Content starts

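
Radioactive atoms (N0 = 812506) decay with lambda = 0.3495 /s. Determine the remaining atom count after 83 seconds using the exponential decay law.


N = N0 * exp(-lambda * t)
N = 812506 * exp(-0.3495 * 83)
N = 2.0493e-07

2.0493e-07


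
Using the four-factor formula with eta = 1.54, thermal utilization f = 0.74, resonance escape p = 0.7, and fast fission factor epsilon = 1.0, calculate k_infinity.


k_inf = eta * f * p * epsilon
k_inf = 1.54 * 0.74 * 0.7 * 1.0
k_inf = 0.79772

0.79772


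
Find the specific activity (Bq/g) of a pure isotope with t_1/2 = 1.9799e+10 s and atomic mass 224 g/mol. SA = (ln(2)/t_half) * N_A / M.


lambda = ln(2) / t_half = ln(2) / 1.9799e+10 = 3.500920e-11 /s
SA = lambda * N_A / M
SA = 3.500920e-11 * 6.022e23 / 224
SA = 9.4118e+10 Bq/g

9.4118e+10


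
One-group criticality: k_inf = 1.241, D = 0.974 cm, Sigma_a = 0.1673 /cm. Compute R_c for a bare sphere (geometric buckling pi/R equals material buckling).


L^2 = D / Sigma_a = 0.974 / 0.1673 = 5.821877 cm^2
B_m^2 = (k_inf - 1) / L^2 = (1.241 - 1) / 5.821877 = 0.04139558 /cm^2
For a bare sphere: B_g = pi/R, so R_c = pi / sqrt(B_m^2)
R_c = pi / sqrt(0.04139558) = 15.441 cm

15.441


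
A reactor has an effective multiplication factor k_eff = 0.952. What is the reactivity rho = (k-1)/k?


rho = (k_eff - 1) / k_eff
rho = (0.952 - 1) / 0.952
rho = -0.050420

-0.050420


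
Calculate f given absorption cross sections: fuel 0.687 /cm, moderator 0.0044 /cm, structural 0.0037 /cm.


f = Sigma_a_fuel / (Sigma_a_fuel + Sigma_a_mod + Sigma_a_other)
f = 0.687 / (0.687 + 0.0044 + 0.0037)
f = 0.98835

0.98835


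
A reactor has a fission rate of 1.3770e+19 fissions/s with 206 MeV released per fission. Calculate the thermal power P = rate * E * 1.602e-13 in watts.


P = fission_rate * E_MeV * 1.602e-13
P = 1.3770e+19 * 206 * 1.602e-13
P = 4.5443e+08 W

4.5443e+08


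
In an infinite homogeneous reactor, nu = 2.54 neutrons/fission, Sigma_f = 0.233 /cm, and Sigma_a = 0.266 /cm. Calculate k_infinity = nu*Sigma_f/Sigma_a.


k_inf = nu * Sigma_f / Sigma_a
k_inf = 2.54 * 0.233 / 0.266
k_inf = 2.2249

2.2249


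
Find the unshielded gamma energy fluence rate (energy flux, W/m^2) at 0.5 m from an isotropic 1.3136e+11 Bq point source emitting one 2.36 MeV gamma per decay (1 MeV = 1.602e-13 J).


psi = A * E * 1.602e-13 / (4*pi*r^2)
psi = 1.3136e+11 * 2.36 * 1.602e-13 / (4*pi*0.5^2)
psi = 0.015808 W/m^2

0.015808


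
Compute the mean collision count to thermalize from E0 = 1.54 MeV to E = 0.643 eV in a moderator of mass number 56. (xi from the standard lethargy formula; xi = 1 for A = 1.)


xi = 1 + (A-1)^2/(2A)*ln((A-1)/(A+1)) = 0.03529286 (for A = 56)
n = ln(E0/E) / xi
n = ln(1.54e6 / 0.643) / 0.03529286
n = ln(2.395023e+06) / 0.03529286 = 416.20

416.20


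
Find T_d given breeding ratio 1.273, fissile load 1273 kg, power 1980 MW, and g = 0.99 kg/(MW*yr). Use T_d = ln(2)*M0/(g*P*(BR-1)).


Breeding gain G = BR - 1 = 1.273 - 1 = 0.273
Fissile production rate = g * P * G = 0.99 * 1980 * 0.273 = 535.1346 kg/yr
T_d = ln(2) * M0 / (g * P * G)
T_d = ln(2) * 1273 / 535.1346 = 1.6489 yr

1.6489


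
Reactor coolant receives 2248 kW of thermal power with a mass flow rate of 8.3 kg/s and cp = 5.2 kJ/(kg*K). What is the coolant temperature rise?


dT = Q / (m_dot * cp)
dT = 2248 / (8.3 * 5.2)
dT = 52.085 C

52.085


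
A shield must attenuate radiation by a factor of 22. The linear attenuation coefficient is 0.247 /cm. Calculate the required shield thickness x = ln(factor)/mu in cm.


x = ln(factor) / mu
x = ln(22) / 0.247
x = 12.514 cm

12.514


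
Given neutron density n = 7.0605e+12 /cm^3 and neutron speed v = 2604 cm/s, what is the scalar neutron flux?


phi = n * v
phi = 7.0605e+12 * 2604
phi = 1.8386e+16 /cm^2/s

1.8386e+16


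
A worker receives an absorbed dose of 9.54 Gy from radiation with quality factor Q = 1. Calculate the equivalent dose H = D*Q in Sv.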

Content ends

Task instructions: The records above should be repeated word for word.

Result of this task:
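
Radioactive atoms (N0 = 812506) decay with lambda = 0.3495 /s. Determine the remaining atom count after 83 seconds using the exponential decay law.


N = N0 * exp(-lambda * t)
N = 812506 * exp(-0.3495 * 83)
N = 2.0493e-07

2.0493e-07


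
Using the four-factor formula with eta = 1.54, thermal utilization f = 0.74, resonance escape p = 0.7, and fast fission factor epsilon = 1.0, calculate k_infinity.


k_inf = eta * f * p * epsilon
k_inf = 1.54 * 0.74 * 0.7 * 1.0
k_inf = 0.79772

0.79772


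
Find the specific activity (Bq/g) of a pure isotope with t_1/2 = 1.9799e+10 s and atomic mass 224 g/mol. SA = (ln(2)/t_half) * N_A / M.


lambda = ln(2) / t_half = ln(2) / 1.9799e+10 = 3.500920e-11 /s
SA = lambda * N_A / M
SA = 3.500920e-11 * 6.022e23 / 224
SA = 9.4118e+10 Bq/g

9.4118e+10


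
One-group criticality: k_inf = 1.241, D = 0.974 cm, Sigma_a = 0.1673 /cm. Compute R_c for a bare sphere (geometric buckling pi/R equals material buckling).


L^2 = D / Sigma_a = 0.974 / 0.1673 = 5.821877 cm^2
B_m^2 = (k_inf - 1) / L^2 = (1.241 - 1) / 5.821877 = 0.04139558 /cm^2
For a bare sphere: B_g = pi/R, so R_c = pi / sqrt(B_m^2)
R_c = pi / sqrt(0.04139558) = 15.441 cm

15.441


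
A reactor has an effective multiplication factor k_eff = 0.952. What is the reactivity rho = (k-1)/k?


rho = (k_eff - 1) / k_eff
rho = (0.952 - 1) / 0.952
rho = -0.050420

-0.050420


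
Calculate f given absorption cross sections: fuel 0.687 /cm, moderator 0.0044 /cm, structural 0.0037 /cm.


f = Sigma_a_fuel / (Sigma_a_fuel + Sigma_a_mod + Sigma_a_other)
f = 0.687 / (0.687 + 0.0044 + 0.0037)
f = 0.98835

0.98835


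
A reactor has a fission rate of 1.3770e+19 fissions/s with 206 MeV released per fission. Calculate the thermal power P = rate * E * 1.602e-13 in watts.


P = fission_rate * E_MeV * 1.602e-13
P = 1.3770e+19 * 206 * 1.602e-13
P = 4.5443e+08 W

4.5443e+08


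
In an infinite homogeneous reactor, nu = 2.54 neutrons/fission, Sigma_f = 0.233 /cm, and Sigma_a = 0.266 /cm. Calculate k_infinity = nu*Sigma_f/Sigma_a.


k_inf = nu * Sigma_f / Sigma_a
k_inf = 2.54 * 0.233 / 0.266
k_inf = 2.2249

2.2249


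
Find the unshielded gamma energy fluence rate (energy flux, W/m^2) at 0.5 m from an isotropic 1.3136e+11 Bq point source emitting one 2.36 MeV gamma per decay (1 MeV = 1.602e-13 J).


psi = A * E * 1.602e-13 / (4*pi*r^2)
psi = 1.3136e+11 * 2.36 * 1.602e-13 / (4*pi*0.5^2)
psi = 0.015808 W/m^2

0.015808


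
Compute the mean collision count to thermalize from E0 = 1.54 MeV to E = 0.643 eV in a moderator of mass number 56. (xi from the standard lethargy formula; xi = 1 for A = 1.)


xi = 1 + (A-1)^2/(2A)*ln((A-1)/(A+1)) = 0.03529286 (for A = 56)
n = ln(E0/E) / xi
n = ln(1.54e6 / 0.643) / 0.03529286
n = ln(2.395023e+06) / 0.03529286 = 416.20

416.20


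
Find T_d given breeding ratio 1.273, fissile load 1273 kg, power 1980 MW, and g = 0.99 kg/(MW*yr). Use T_d = ln(2)*M0/(g*P*(BR-1)).


Breeding gain G = BR - 1 = 1.273 - 1 = 0.273
Fissile production rate = g * P * G = 0.99 * 1980 * 0.273 = 535.1346 kg/yr
T_d = ln(2) * M0 / (g * P * G)
T_d = ln(2) * 1273 / 535.1346 = 1.6489 yr

1.6489


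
Reactor coolant receives 2248 kW of thermal power with a mass flow rate of 8.3 kg/s and cp = 5.2 kJ/(kg*K). What is the coolant temperature rise?


dT = Q / (m_dot * cp)
dT = 2248 / (8.3 * 5.2)
dT = 52.085 C

52.085


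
A shield must attenuate radiation by a factor of 22. The linear attenuation coefficient is 0.247 /cm. Calculate the required shield thickness x = ln(factor)/mu in cm.


x = ln(factor) / mu
x = ln(22) / 0.247
x = 12.514 cm

12.514


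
Given neutron density n = 7.0605e+12 /cm^3 and neutron speed v = 2604 cm/s, what is the scalar neutron flux?


phi = n * v
phi = 7.0605e+12 * 2604
phi = 1.8386e+16 /cm^2/s

1.8386e+16


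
A worker receives an absorbed dose of 9.54 Gy from radiation with quality factor Q = 1. Calculate the equivalent dose H = D*Q in Sv.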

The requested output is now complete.